◆ **Problem**: In the listing below, find each line with the string "been" and report it.

◆ **Excerpted records**:
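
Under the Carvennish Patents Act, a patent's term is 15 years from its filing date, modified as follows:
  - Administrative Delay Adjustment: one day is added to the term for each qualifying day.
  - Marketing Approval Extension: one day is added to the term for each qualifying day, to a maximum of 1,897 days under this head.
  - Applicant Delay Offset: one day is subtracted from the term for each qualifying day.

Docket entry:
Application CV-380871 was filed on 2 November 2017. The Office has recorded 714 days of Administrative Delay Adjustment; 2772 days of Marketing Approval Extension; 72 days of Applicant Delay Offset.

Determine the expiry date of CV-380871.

Base term: filing date + 15 years → 2 November 2032.
Administrative Delay Adjustment: +714 days → 17 October 2034.
Marketing Approval Extension: 2772 days claimed exceeds the 1897-day cap, so +1897 days → 27 December 2039.
Applicant Delay Offset: −72 days → 16 October 2039.

2039-10-16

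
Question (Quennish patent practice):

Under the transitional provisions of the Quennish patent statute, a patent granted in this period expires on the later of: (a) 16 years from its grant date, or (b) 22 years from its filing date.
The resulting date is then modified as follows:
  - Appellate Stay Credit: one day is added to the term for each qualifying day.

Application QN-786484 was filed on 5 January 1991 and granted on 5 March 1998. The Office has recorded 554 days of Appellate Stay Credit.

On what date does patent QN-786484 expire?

September 10, 2015

(a) grant + 16 years → 5 March 2014.
(b) filing + 22 years → 5 January 2013.
Later of the two: 5 March 2014.
Appellate Stay Credit: +554 days → 10 September 2015.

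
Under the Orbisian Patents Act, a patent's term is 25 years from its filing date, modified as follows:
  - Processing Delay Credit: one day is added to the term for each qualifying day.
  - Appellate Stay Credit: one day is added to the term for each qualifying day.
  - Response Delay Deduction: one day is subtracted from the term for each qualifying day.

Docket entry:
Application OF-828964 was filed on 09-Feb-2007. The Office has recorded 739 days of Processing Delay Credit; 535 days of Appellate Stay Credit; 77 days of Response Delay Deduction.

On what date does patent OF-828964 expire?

May 21, 2035

Base term: filing date + 25 years → 9 February 2032.
Processing Delay Credit: +739 days → 17 February 2034.
Appellate Stay Credit: +535 days → 6 August 2035.
Response Delay Deduction: −77 days → 21 May 2035.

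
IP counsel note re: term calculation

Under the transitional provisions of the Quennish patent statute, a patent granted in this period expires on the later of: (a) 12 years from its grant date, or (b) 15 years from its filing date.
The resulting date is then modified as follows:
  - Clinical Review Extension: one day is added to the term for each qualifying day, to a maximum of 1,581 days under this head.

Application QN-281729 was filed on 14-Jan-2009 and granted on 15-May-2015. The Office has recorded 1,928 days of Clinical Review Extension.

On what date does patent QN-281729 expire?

September 12, 2031

(a) grant + 12 years → 15 May 2027.
(b) filing + 15 years → 14 January 2024.
Later of the two: 15 May 2027.
Clinical Review Extension: 1928 days claimed exceeds the 1581-day cap, so +1581 days → 12 September 2031.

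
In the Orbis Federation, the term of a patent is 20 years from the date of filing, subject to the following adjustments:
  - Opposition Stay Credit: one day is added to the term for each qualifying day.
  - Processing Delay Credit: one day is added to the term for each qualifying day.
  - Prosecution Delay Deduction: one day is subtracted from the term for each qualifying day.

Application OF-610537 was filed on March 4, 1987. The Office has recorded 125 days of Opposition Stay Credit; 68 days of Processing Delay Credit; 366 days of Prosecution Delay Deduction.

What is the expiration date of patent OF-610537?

Base term: filing date + 20 years → 4 March 2007.
Opposition Stay Credit: +125 days → 7 July 2007.
Processing Delay Credit: +68 days → 13 September 2007.
Prosecution Delay Deduction: −366 days → 12 September 2006.

2006-09-12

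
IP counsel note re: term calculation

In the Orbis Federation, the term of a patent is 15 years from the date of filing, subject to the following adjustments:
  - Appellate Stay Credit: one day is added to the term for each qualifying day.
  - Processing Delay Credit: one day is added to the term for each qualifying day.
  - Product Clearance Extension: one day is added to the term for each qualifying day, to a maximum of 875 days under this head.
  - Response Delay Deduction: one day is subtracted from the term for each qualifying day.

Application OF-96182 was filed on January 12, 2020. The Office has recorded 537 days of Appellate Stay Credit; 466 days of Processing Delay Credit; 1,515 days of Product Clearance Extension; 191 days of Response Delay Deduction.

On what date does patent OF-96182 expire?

Base term: filing date + 15 years → 12 January 2035.
Appellate Stay Credit: +537 days → 2 July 2036.
Processing Delay Credit: +466 days → 11 October 2037.
Product Clearance Extension: 1515 days claimed exceeds the 875-day cap, so +875 days → 4 March 2040.
Response Delay Deduction: −191 days → 26 August 2039.

2039-08-26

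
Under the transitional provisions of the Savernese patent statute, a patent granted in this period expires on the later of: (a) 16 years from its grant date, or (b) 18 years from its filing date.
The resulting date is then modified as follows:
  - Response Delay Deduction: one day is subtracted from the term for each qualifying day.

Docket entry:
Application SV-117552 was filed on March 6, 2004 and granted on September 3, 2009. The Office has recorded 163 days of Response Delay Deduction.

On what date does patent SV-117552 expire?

March 24, 2025

(a) grant + 16 years → 3 September 2025.
(b) filing + 18 years → 6 March 2022.
Later of the two: 3 September 2025.
Response Delay Deduction: −163 days → 24 March 2025.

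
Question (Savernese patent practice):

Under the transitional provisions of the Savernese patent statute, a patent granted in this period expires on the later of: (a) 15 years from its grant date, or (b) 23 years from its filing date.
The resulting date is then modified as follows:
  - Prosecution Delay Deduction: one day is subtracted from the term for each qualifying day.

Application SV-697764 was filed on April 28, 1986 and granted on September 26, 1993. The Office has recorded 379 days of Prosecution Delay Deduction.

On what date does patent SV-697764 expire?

April 14, 2008

(a) grant + 15 years → 26 September 2008.
(b) filing + 23 years → 28 April 2009.
Later of the two: 28 April 2009.
Prosecution Delay Deduction: −379 days → 14 April 2008.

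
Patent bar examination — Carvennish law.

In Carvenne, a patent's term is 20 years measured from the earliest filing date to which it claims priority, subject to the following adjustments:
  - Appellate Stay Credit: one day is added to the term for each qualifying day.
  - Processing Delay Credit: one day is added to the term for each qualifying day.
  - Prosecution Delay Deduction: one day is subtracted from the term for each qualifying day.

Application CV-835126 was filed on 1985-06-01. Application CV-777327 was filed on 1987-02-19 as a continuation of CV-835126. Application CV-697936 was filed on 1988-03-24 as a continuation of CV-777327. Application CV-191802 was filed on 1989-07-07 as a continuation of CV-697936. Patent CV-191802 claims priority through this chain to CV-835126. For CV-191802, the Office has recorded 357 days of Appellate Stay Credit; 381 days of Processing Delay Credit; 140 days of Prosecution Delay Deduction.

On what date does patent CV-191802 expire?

Earliest priority filing: 1 June 1985.
Base term: 1 June 1985 + 20 years → 1 June 2005.
Appellate Stay Credit: +357 days → 24 May 2006.
Processing Delay Credit: +381 days → 9 June 2007.
Prosecution Delay Deduction: −140 days → 20 January 2007.

January 20, 2007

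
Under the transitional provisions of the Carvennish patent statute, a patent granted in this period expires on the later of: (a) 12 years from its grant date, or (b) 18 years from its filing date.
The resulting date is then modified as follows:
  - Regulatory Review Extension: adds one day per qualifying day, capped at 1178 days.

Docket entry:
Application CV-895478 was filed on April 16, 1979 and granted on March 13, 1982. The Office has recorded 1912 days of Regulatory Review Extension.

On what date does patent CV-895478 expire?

(a) grant + 12 years → 13 March 1994.
(b) filing + 18 years → 16 April 1997.
Later of the two: 16 April 1997.
Regulatory Review Extension: 1912 days claimed exceeds the 1178-day cap, so +1178 days → 7 July 2000.

2000-07-07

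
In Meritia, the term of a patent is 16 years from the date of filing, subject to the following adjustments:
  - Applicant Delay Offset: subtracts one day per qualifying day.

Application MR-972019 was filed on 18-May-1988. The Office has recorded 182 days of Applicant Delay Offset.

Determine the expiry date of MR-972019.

2003-11-18

Base term: filing date + 16 years → 18 May 2004.
Applicant Delay Offset: −182 days → 18 November 2003.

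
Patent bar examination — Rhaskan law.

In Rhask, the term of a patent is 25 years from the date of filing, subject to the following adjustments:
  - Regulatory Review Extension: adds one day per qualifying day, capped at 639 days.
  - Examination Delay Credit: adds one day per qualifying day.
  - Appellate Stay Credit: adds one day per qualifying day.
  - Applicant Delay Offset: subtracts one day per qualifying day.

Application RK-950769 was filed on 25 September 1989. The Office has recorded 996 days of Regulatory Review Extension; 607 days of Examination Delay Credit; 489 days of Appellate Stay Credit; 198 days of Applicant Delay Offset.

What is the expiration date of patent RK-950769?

2018-12-10

Base term: filing date + 25 years → 25 September 2014.
Regulatory Review Extension: 996 days claimed exceeds the 639-day cap, so +639 days → 25 June 2016.
Examination Delay Credit: +607 days → 22 February 2018.
Appellate Stay Credit: +489 days → 26 June 2019.
Applicant Delay Offset: −198 days → 10 December 2018.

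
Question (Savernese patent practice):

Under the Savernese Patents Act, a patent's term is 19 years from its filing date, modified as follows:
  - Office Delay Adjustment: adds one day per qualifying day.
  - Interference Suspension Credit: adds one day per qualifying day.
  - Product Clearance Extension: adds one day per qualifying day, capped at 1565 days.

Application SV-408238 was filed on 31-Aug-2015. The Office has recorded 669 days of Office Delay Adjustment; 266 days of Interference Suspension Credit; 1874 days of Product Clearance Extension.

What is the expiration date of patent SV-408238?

2041-07-05

Base term: filing date + 19 years → 31 August 2034.
Office Delay Adjustment: +669 days → 30 June 2036.
Interference Suspension Credit: +266 days → 23 March 2037.
Product Clearance Extension: 1874 days claimed exceeds the 1565-day cap, so +1565 days → 5 July 2041.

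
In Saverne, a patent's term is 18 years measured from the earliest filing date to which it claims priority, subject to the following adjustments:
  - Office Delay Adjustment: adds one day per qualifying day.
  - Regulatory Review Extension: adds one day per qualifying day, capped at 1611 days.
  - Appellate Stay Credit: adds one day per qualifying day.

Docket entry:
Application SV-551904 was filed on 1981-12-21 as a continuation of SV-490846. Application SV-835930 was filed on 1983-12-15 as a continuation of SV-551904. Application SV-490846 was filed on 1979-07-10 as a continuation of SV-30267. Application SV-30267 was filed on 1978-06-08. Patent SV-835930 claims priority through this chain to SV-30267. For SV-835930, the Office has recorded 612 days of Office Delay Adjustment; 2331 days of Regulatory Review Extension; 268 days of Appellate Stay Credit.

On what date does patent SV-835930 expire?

April 4, 2003

Earliest priority filing: 8 June 1978.
Base term: 8 June 1978 + 18 years → 8 June 1996.
Office Delay Adjustment: +612 days → 10 February 1998.
Regulatory Review Extension: 2331 days claimed exceeds the 1611-day cap, so +1611 days → 10 July 2002.
Appellate Stay Credit: +268 days → 4 April 2003.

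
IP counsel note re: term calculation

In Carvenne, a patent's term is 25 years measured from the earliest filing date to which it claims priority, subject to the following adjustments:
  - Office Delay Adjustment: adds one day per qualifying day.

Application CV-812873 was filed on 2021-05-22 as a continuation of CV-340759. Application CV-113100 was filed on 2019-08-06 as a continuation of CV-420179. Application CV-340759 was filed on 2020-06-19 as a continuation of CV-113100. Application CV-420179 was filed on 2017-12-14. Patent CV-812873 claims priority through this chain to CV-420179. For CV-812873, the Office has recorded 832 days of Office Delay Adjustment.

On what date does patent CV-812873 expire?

2045-03-25

Earliest priority filing: 14 December 2017.
Base term: 14 December 2017 + 25 years → 14 December 2042.
Office Delay Adjustment: +832 days → 25 March 2045.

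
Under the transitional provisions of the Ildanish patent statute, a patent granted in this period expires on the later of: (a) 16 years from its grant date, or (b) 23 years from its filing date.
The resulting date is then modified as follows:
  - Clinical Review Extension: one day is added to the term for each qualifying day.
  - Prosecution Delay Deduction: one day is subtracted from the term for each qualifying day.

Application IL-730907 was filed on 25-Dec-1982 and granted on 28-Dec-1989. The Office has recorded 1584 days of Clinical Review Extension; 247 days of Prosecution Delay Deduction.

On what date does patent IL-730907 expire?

(a) grant + 16 years → 28 December 2005.
(b) filing + 23 years → 25 December 2005.
Later of the two: 28 December 2005.
Clinical Review Extension: +1584 days → 30 April 2010.
Prosecution Delay Deduction: −247 days → 26 August 2009.

August 26, 2009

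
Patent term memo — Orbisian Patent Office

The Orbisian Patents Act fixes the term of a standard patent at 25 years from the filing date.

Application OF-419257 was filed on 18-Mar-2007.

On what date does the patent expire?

Filing date + 25 years → 18 March 2032.

2032-03-18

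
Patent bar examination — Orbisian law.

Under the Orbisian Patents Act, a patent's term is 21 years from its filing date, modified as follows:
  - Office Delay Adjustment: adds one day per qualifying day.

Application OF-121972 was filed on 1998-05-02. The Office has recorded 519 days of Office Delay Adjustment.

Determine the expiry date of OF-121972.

Base term: filing date + 21 years → 2 May 2019.
Office Delay Adjustment: +519 days → 2 October 2020.

October 2, 2020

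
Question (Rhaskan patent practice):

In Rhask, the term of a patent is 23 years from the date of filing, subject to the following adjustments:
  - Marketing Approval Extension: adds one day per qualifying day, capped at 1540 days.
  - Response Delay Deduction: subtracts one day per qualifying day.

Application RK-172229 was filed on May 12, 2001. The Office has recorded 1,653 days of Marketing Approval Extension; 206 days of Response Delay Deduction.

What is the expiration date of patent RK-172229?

Base term: filing date + 23 years → 12 May 2024.
Marketing Approval Extension: 1653 days claimed exceeds the 1540-day cap, so +1540 days → 30 July 2028.
Response Delay Deduction: −206 days → 6 January 2028.

January 6, 2028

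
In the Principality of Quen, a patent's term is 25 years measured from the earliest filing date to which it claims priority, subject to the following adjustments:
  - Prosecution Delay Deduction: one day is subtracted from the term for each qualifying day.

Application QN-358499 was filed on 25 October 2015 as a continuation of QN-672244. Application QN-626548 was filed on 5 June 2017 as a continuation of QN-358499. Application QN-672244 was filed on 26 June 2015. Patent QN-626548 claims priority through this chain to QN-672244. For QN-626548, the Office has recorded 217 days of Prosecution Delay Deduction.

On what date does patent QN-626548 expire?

Earliest priority filing: 26 June 2015.
Base term: 26 June 2015 + 25 years → 26 June 2040.
Prosecution Delay Deduction: −217 days → 22 November 2039.

November 22, 2039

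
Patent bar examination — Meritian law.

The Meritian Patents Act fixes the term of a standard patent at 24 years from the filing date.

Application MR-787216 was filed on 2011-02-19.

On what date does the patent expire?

February 19, 2035

Filing date + 24 years → 19 February 2035.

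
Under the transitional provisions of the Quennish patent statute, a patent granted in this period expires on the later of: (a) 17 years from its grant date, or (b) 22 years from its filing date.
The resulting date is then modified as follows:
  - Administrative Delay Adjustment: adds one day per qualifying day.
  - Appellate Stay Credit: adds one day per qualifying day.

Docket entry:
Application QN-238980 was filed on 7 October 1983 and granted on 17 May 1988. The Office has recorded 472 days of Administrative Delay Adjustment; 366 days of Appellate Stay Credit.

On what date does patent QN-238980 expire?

(a) grant + 17 years → 17 May 2005.
(b) filing + 22 years → 7 October 2005.
Later of the two: 7 October 2005.
Administrative Delay Adjustment: +472 days → 22 January 2007.
Appellate Stay Credit: +366 days → 23 January 2008.

2008-01-23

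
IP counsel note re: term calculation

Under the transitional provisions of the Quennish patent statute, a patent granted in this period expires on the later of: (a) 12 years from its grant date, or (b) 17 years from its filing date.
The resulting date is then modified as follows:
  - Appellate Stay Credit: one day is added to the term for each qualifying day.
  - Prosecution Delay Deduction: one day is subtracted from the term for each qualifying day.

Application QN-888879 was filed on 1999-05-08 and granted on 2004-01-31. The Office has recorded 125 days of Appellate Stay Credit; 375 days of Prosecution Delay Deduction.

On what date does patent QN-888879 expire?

(a) grant + 12 years → 31 January 2016.
(b) filing + 17 years → 8 May 2016.
Later of the two: 8 May 2016.
Appellate Stay Credit: +125 days → 10 September 2016.
Prosecution Delay Deduction: −375 days → 1 September 2015.

September 1, 2015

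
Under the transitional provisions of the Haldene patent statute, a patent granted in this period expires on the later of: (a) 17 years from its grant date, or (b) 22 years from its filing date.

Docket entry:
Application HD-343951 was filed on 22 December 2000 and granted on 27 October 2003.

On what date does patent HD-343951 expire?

December 22, 2022

(a) grant + 17 years → 27 October 2020.
(b) filing + 22 years → 22 December 2022.
Later of the two: 22 December 2022.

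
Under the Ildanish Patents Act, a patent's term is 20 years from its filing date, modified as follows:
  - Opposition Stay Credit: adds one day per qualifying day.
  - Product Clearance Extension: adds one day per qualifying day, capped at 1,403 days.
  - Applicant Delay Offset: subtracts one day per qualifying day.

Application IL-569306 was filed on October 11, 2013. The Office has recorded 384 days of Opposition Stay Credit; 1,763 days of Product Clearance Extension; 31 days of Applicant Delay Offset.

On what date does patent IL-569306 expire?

2038-08-02

Base term: filing date + 20 years → 11 October 2033.
Opposition Stay Credit: +384 days → 30 October 2034.
Product Clearance Extension: 1763 days claimed exceeds the 1403-day cap, so +1403 days → 2 September 2038.
Applicant Delay Offset: −31 days → 2 August 2038.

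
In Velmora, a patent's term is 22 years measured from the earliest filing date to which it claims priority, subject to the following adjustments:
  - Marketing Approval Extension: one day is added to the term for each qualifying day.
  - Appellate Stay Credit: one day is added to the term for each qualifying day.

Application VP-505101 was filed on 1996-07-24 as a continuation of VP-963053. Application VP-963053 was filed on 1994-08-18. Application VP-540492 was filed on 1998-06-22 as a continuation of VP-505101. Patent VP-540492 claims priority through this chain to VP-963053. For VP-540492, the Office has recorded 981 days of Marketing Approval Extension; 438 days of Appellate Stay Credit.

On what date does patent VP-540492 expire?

2020-07-07

Earliest priority filing: 18 August 1994.
Base term: 18 August 1994 + 22 years → 18 August 2016.
Marketing Approval Extension: +981 days → 26 April 2019.
Appellate Stay Credit: +438 days → 7 July 2020.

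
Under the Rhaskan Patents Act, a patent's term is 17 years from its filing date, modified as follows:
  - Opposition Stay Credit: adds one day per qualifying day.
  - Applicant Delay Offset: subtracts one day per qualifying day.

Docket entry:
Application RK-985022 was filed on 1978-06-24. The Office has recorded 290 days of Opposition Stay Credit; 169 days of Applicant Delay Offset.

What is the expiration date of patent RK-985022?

1995-10-23

Base term: filing date + 17 years → 24 June 1995.
Opposition Stay Credit: +290 days → 9 April 1996.
Applicant Delay Offset: −169 days → 23 October 1995.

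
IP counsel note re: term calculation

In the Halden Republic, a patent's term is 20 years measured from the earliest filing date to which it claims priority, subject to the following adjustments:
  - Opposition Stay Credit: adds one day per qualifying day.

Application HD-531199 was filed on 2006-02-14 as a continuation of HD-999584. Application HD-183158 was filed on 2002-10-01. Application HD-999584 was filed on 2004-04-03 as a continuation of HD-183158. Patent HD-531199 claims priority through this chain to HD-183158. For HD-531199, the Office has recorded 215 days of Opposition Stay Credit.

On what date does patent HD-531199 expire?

Earliest priority filing: 1 October 2002.
Base term: 1 October 2002 + 20 years → 1 October 2022.
Opposition Stay Credit: +215 days → 4 May 2023.

2023-05-04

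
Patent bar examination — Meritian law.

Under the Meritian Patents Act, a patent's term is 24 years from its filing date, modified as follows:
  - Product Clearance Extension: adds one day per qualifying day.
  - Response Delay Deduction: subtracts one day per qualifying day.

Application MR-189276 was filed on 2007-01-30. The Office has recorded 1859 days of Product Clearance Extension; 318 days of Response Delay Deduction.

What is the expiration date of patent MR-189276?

Base term: filing date + 24 years → 30 January 2031.
Product Clearance Extension: +1859 days → 3 March 2036.
Response Delay Deduction: −318 days → 20 April 2035.

April 20, 2035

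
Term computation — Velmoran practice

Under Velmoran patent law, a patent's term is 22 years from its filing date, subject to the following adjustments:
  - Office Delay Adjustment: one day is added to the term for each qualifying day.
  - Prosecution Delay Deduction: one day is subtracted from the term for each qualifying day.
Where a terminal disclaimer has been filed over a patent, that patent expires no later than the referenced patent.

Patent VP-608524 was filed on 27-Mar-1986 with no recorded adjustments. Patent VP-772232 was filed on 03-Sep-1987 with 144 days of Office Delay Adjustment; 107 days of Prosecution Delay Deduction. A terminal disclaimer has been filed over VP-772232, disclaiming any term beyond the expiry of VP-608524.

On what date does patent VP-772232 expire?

March 27, 2008

Natural term of VP-772232:
  Base: filing + 22 years → 3 September 2009.
  Office Delay Adjustment: +144 days → 25 January 2010.
  Prosecution Delay Deduction: −107 days → 10 October 2009.
Expiry of referenced patent VP-608524:
  Base: filing + 22 years → 27 March 2008.
Terminal disclaimer: VP-772232 expires on the earlier of 10 October 2009 and 27 March 2008.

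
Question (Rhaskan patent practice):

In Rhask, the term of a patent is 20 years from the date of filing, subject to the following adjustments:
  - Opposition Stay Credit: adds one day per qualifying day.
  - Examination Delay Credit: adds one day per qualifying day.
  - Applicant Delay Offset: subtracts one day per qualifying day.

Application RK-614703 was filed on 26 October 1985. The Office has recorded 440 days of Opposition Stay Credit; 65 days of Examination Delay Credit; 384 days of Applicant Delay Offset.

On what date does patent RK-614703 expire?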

◆ **Response for this exercise**:
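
Where a terminal disclaimer has been filed over a patent, that patent expires no later than the referenced patent.
Patent VP-608524 was filed on 27-Mar-1986 with no recorded adjustments. Patent VP-772232 was filed on 03-Sep-1987 with 144 days of Office Delay Adjustment; 107 days of Prosecution Delay Deduction. A terminal disclaimer has been filed over VP-772232, disclaiming any term beyond the expiry of VP-608524.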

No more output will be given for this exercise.